What the task requires:
Exercise in exact copying. Transcribe every entry that follows, word for word.

Provided entries:
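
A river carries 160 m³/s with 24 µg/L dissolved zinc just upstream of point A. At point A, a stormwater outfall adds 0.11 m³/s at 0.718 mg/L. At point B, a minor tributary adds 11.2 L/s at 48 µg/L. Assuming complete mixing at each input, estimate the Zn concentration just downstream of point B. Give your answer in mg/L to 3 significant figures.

0.0245 mg/L

24 µg/L = 0.024 mg/L.
After input A: C = (160·0.024 + 0.11·0.718) / 160.1 = 0.02448 mg/L.
11.2 L/s = 0.0112 m³/s.
48 µg/L = 0.048 mg/L.
After input B: C = (160.1·0.02448 + 0.0112·0.048) / 160.1 = 0.02448 mg/L.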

Task response:
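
A river carries 160 m³/s with 24 µg/L dissolved zinc just upstream of point A. At point A, a stormwater outfall adds 0.11 m³/s at 0.718 mg/L. At point B, a minor tributary adds 11.2 L/s at 48 µg/L. Assuming complete mixing at each input, estimate the Zn concentration just downstream of point B. Give your answer in mg/L to 3 significant figures.

0.0245 mg/L

24 µg/L = 0.024 mg/L.
After input A: C = (160·0.024 + 0.11·0.718) / 160.1 = 0.02448 mg/L.
11.2 L/s = 0.0112 m³/s.
48 µg/L = 0.048 mg/L.
After input B: C = (160.1·0.02448 + 0.0112·0.048) / 160.1 = 0.02448 mg/L.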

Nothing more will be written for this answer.